| Task details |
From the line that includes "form (a b ...)." to the closing line of the data, please transcribe every line exactly and add nothing.

| Dataset excerpts |
##########
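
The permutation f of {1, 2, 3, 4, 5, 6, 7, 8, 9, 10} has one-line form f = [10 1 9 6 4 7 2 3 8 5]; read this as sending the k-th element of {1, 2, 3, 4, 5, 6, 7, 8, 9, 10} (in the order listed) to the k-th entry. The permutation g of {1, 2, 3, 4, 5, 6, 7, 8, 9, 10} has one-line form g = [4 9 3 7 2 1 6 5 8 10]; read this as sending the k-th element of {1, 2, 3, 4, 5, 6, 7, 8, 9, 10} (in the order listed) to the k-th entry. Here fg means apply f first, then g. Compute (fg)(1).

(fg)(1) = g(f(1)). f(1) = 10, then g(10) = 10. So (fg)(1) = 10.

10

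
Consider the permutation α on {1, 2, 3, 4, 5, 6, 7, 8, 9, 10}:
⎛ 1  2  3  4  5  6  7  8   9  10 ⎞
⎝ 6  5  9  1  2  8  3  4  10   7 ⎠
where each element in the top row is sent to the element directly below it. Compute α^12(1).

Tracing 1 → 6 → … returns to 1 after 4 steps, so 1 lies in a 4-cycle (1 6 8 4).
Since the cycle has length 4, α^12 acts on it the same as α^0 (12 mod 4 = 0).
So α^12(1) = 1.

1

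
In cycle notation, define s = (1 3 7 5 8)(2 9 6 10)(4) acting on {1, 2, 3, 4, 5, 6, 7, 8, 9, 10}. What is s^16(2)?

2

2 lies in the 4-cycle (2 9 6 10).
Powers repeat with period 4 on this cycle, and 16 mod 4 = 0, so s^16(2) = s^0(2).
So s^16(2) = 2.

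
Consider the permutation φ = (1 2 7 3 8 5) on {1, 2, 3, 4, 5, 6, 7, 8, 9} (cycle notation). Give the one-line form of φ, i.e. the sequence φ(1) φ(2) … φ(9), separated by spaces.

2 7 8 4 1 6 3 5 9

Image by image: 1→2, 2→7, 3→8, 4→4, 5→1, 6→6, 7→3, 8→5, 9→9.
So the one-line form is 2 7 8 4 1 6 3 5 9.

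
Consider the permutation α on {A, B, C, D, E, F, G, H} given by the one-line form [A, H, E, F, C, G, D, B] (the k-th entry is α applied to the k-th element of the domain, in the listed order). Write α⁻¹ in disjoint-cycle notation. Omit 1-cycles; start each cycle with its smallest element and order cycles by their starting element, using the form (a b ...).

First write α in disjoint cycles: (B H)(C E)(D F G).
Reversing each cycle (and rotating so the smallest element leads) gives α⁻¹ = (B H)(C E)(D G F).

(B H)(C E)(D G F)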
##########
| Solution to this task |
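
Consider the permutation α on {A, B, C, D, E, F, G, H} given by the one-line form [A, H, E, F, C, G, D, B] (the k-th entry is α applied to the k-th element of the domain, in the listed order). Write α⁻¹ in disjoint-cycle notation. Omit 1-cycles; start each cycle with its smallest element and order cycles by their starting element, using the form (a b ...).

First write α in disjoint cycles: (B H)(C E)(D F G).
Reversing each cycle (and rotating so the smallest element leads) gives α⁻¹ = (B H)(C E)(D G F).

(B H)(C E)(D G F)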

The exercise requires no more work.